*Task directions*:
Every record is to be printed exactly as it appears.

[Stored items]

════════════════

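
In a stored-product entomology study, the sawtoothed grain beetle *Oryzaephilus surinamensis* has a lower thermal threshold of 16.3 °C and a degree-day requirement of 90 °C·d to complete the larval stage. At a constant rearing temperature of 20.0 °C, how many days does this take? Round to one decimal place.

24.3 days

Daily accumulation = 20.0 − 16.3 = 3.7 DD/day.
Duration = 90 / 3.7 = 24.324 ≈ 24.3 days.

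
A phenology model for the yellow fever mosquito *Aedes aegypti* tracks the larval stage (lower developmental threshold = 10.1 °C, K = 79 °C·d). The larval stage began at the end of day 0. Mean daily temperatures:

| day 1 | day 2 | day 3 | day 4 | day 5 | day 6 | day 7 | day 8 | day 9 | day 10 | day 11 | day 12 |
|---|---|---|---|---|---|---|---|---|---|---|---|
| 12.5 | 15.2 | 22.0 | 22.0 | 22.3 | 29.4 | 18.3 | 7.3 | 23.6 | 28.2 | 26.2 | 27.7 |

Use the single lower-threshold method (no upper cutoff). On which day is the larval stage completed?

day 9

Daily DD above 10.1 °C: 2.4, 5.1, 11.9, 11.9, 12.2, 19.3, 8.2, 0.0, 13.5, 18.1, 16.1, 17.6.
Cumulative: 2.4, 7.5, 19.4, 31.3, 43.5, 62.8, 71.0, 71.0, 84.5, 102.6, 118.7, 136.3.
The total first reaches 79 DD on day 9.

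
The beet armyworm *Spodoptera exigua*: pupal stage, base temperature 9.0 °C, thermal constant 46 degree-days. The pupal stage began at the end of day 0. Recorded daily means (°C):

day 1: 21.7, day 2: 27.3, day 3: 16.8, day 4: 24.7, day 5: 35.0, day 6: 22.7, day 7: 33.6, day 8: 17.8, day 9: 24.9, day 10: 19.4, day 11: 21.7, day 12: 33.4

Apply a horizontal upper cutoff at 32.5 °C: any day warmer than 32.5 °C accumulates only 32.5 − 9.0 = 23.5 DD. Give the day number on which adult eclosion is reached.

Daily DD above 9.0 °C (capped at 23.5): 12.7, 18.3, 7.8, 15.7, 23.5, 13.7, 23.5, 8.8, 15.9, 10.4, 12.7, 23.5.
Cumulative: 12.7, 31.0, 38.8, 54.5, 78.0, 91.7, 115.2, 124.0, 139.9, 150.3, 163.0, 186.5.
The total first reaches 46 DD on day 4.

day 4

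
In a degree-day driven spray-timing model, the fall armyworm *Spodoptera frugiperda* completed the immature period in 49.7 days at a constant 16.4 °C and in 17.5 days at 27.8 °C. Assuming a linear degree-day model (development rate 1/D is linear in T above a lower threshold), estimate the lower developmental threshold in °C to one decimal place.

10.2 °C

Equal thermal constants: D₁(T₁ − T_b) = D₂(T₂ − T_b).
49.7·(16.4 − T_b) = 17.5·(27.8 − T_b)
T_b = (49.7·16.4 − 17.5·27.8) / (49.7 − 17.5) = 328.58 / 32.2 = 10.204 °C ≈ 10.2 °C.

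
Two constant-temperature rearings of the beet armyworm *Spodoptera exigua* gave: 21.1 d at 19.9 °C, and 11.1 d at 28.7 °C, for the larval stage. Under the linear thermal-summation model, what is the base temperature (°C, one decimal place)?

10.1 °C

Equal thermal constants: D₁(T₁ − T_b) = D₂(T₂ − T_b).
21.1·(19.9 − T_b) = 11.1·(28.7 − T_b)
T_b = (21.1·19.9 − 11.1·28.7) / (21.1 − 11.1) = 101.32 / 10.0 = 10.132 °C ≈ 10.1 °C.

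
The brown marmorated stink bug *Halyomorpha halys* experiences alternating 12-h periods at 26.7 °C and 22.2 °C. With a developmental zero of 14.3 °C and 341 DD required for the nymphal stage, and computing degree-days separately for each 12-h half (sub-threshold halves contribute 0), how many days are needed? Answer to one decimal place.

Day half: max(0, 26.7 − 14.3) × 0.5 = 12.4 × 0.5 = 6.20 DD.
Night half: max(0, 22.2 − 14.3) × 0.5 = 7.9 × 0.5 = 3.95 DD.
Per 24 h: 10.15 DD/day.
Duration = 341 / 10.15 = 33.596 ≈ 33.6 days.

33.6 days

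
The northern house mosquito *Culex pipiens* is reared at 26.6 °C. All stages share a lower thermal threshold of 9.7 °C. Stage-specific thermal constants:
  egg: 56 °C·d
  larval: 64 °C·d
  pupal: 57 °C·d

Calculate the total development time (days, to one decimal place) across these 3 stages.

10.5 days

Daily accumulation at 26.6 °C = 26.6 − 9.7 = 16.9 DD/day.
Total K = 56 + 64 + 57 = 177 DD.
Total duration = 177 / 16.9 = 10.473 ≈ 10.5 days.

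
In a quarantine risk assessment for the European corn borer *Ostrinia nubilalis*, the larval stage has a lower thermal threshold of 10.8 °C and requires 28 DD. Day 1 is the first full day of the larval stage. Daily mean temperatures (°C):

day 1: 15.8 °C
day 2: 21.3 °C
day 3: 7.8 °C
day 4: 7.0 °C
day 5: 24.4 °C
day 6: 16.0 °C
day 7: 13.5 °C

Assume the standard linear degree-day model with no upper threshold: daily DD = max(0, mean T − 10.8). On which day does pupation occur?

day 5

Daily DD above 10.8 °C: 5.0, 10.5, 0.0, 0.0, 13.6, 5.2, 2.7.
Cumulative: 5.0, 15.5, 15.5, 15.5, 29.1, 34.3, 37.0.
The total first reaches 28 DD on day 5.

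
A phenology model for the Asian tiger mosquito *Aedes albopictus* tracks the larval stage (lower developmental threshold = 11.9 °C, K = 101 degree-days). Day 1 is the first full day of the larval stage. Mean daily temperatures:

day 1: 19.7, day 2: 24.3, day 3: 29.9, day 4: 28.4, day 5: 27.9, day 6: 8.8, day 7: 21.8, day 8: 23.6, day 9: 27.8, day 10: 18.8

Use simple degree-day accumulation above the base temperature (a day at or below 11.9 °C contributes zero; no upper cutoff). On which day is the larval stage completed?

Daily DD above 11.9 °C: 7.8, 12.4, 18.0, 16.5, 16.0, 0.0, 9.9, 11.7, 15.9, 6.9.
Cumulative: 7.8, 20.2, 38.2, 54.7, 70.7, 70.7, 80.6, 92.3, 108.2, 115.1.
The total first reaches 101 DD on day 9.

day 9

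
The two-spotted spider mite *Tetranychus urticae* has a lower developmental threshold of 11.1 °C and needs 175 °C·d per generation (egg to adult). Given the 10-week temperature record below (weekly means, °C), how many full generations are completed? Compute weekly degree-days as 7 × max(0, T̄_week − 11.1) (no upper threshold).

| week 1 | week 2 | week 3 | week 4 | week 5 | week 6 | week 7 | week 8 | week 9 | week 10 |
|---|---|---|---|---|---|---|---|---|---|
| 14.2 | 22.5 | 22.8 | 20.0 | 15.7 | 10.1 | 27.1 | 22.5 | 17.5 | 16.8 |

Weekly DD (7 × max(0, T̄ − 11.1)): 21.7, 79.8, 81.9, 62.3, 32.2, 0.0, 112.0, 79.8, 44.8, 39.9.
Season total = 554.4 DD.
Complete generations = ⌊554.4 / 175⌋ = 3.

3 generations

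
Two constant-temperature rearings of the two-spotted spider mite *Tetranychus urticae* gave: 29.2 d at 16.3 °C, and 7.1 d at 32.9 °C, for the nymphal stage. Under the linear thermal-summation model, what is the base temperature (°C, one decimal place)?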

════════════════

*Response to this task*:
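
In a stored-product entomology study, the sawtoothed grain beetle *Oryzaephilus surinamensis* has a lower thermal threshold of 16.3 °C and a degree-day requirement of 90 °C·d to complete the larval stage. At a constant rearing temperature of 20.0 °C, how many days does this take? Round to one decimal place.

24.3 days

Daily accumulation = 20.0 − 16.3 = 3.7 DD/day.
Duration = 90 / 3.7 = 24.324 ≈ 24.3 days.

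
A phenology model for the yellow fever mosquito *Aedes aegypti* tracks the larval stage (lower developmental threshold = 10.1 °C, K = 79 °C·d). The larval stage began at the end of day 0. Mean daily temperatures:

| day 1 | day 2 | day 3 | day 4 | day 5 | day 6 | day 7 | day 8 | day 9 | day 10 | day 11 | day 12 |
|---|---|---|---|---|---|---|---|---|---|---|---|
| 12.5 | 15.2 | 22.0 | 22.0 | 22.3 | 29.4 | 18.3 | 7.3 | 23.6 | 28.2 | 26.2 | 27.7 |

Use the single lower-threshold method (no upper cutoff). On which day is the larval stage completed?

day 9

Daily DD above 10.1 °C: 2.4, 5.1, 11.9, 11.9, 12.2, 19.3, 8.2, 0.0, 13.5, 18.1, 16.1, 17.6.
Cumulative: 2.4, 7.5, 19.4, 31.3, 43.5, 62.8, 71.0, 71.0, 84.5, 102.6, 118.7, 136.3.
The total first reaches 79 DD on day 9.

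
The beet armyworm *Spodoptera exigua*: pupal stage, base temperature 9.0 °C, thermal constant 46 degree-days. The pupal stage began at the end of day 0. Recorded daily means (°C):

day 1: 21.7, day 2: 27.3, day 3: 16.8, day 4: 24.7, day 5: 35.0, day 6: 22.7, day 7: 33.6, day 8: 17.8, day 9: 24.9, day 10: 19.4, day 11: 21.7, day 12: 33.4

Apply a horizontal upper cutoff at 32.5 °C: any day warmer than 32.5 °C accumulates only 32.5 − 9.0 = 23.5 DD. Give the day number on which adult eclosion is reached.

Daily DD above 9.0 °C (capped at 23.5): 12.7, 18.3, 7.8, 15.7, 23.5, 13.7, 23.5, 8.8, 15.9, 10.4, 12.7, 23.5.
Cumulative: 12.7, 31.0, 38.8, 54.5, 78.0, 91.7, 115.2, 124.0, 139.9, 150.3, 163.0, 186.5.
The total first reaches 46 DD on day 4.

day 4

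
In a degree-day driven spray-timing model, the fall armyworm *Spodoptera frugiperda* completed the immature period in 49.7 days at a constant 16.4 °C and in 17.5 days at 27.8 °C. Assuming a linear degree-day model (development rate 1/D is linear in T above a lower threshold), estimate the lower developmental threshold in °C to one decimal place.

10.2 °C

Equal thermal constants: D₁(T₁ − T_b) = D₂(T₂ − T_b).
49.7·(16.4 − T_b) = 17.5·(27.8 − T_b)
T_b = (49.7·16.4 − 17.5·27.8) / (49.7 − 17.5) = 328.58 / 32.2 = 10.204 °C ≈ 10.2 °C.

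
Two constant-temperature rearings of the beet armyworm *Spodoptera exigua* gave: 21.1 d at 19.9 °C, and 11.1 d at 28.7 °C, for the larval stage. Under the linear thermal-summation model, what is the base temperature (°C, one decimal place)?

10.1 °C

Equal thermal constants: D₁(T₁ − T_b) = D₂(T₂ − T_b).
21.1·(19.9 − T_b) = 11.1·(28.7 − T_b)
T_b = (21.1·19.9 − 11.1·28.7) / (21.1 − 11.1) = 101.32 / 10.0 = 10.132 °C ≈ 10.1 °C.

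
The brown marmorated stink bug *Halyomorpha halys* experiences alternating 12-h periods at 26.7 °C and 22.2 °C. With a developmental zero of 14.3 °C and 341 DD required for the nymphal stage, and computing degree-days separately for each 12-h half (sub-threshold halves contribute 0), how many days are needed? Answer to one decimal place.

Day half: max(0, 26.7 − 14.3) × 0.5 = 12.4 × 0.5 = 6.20 DD.
Night half: max(0, 22.2 − 14.3) × 0.5 = 7.9 × 0.5 = 3.95 DD.
Per 24 h: 10.15 DD/day.
Duration = 341 / 10.15 = 33.596 ≈ 33.6 days.

33.6 days

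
The northern house mosquito *Culex pipiens* is reared at 26.6 °C. All stages share a lower thermal threshold of 9.7 °C. Stage-specific thermal constants:
  egg: 56 °C·d
  larval: 64 °C·d
  pupal: 57 °C·d

Calculate the total development time (days, to one decimal place) across these 3 stages.

10.5 days

Daily accumulation at 26.6 °C = 26.6 − 9.7 = 16.9 DD/day.
Total K = 56 + 64 + 57 = 177 DD.
Total duration = 177 / 16.9 = 10.473 ≈ 10.5 days.

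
In a quarantine risk assessment for the European corn borer *Ostrinia nubilalis*, the larval stage has a lower thermal threshold of 10.8 °C and requires 28 DD. Day 1 is the first full day of the larval stage. Daily mean temperatures (°C):

day 1: 15.8 °C
day 2: 21.3 °C
day 3: 7.8 °C
day 4: 7.0 °C
day 5: 24.4 °C
day 6: 16.0 °C
day 7: 13.5 °C

Assume the standard linear degree-day model with no upper threshold: daily DD = max(0, mean T − 10.8). On which day does pupation occur?

day 5

Daily DD above 10.8 °C: 5.0, 10.5, 0.0, 0.0, 13.6, 5.2, 2.7.
Cumulative: 5.0, 15.5, 15.5, 15.5, 29.1, 34.3, 37.0.
The total first reaches 28 DD on day 5.

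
A phenology model for the Asian tiger mosquito *Aedes albopictus* tracks the larval stage (lower developmental threshold = 11.9 °C, K = 101 degree-days). Day 1 is the first full day of the larval stage. Mean daily temperatures:

day 1: 19.7, day 2: 24.3, day 3: 29.9, day 4: 28.4, day 5: 27.9, day 6: 8.8, day 7: 21.8, day 8: 23.6, day 9: 27.8, day 10: 18.8

Use simple degree-day accumulation above the base temperature (a day at or below 11.9 °C contributes zero; no upper cutoff). On which day is the larval stage completed?

Daily DD above 11.9 °C: 7.8, 12.4, 18.0, 16.5, 16.0, 0.0, 9.9, 11.7, 15.9, 6.9.
Cumulative: 7.8, 20.2, 38.2, 54.7, 70.7, 70.7, 80.6, 92.3, 108.2, 115.1.
The total first reaches 101 DD on day 9.

day 9

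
The two-spotted spider mite *Tetranychus urticae* has a lower developmental threshold of 11.1 °C and needs 175 °C·d per generation (egg to adult). Given the 10-week temperature record below (weekly means, °C), how many full generations are completed? Compute weekly degree-days as 7 × max(0, T̄_week − 11.1) (no upper threshold).

| week 1 | week 2 | week 3 | week 4 | week 5 | week 6 | week 7 | week 8 | week 9 | week 10 |
|---|---|---|---|---|---|---|---|---|---|
| 14.2 | 22.5 | 22.8 | 20.0 | 15.7 | 10.1 | 27.1 | 22.5 | 17.5 | 16.8 |

Weekly DD (7 × max(0, T̄ − 11.1)): 21.7, 79.8, 81.9, 62.3, 32.2, 0.0, 112.0, 79.8, 44.8, 39.9.
Season total = 554.4 DD.
Complete generations = ⌊554.4 / 175⌋ = 3.

3 generations

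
Two constant-temperature rearings of the two-spotted spider mite *Tetranychus urticae* gave: 29.2 d at 16.3 °C, and 7.1 d at 32.9 °C, for the nymphal stage. Under the linear thermal-summation model, what is the base temperature (°C, one decimal place)?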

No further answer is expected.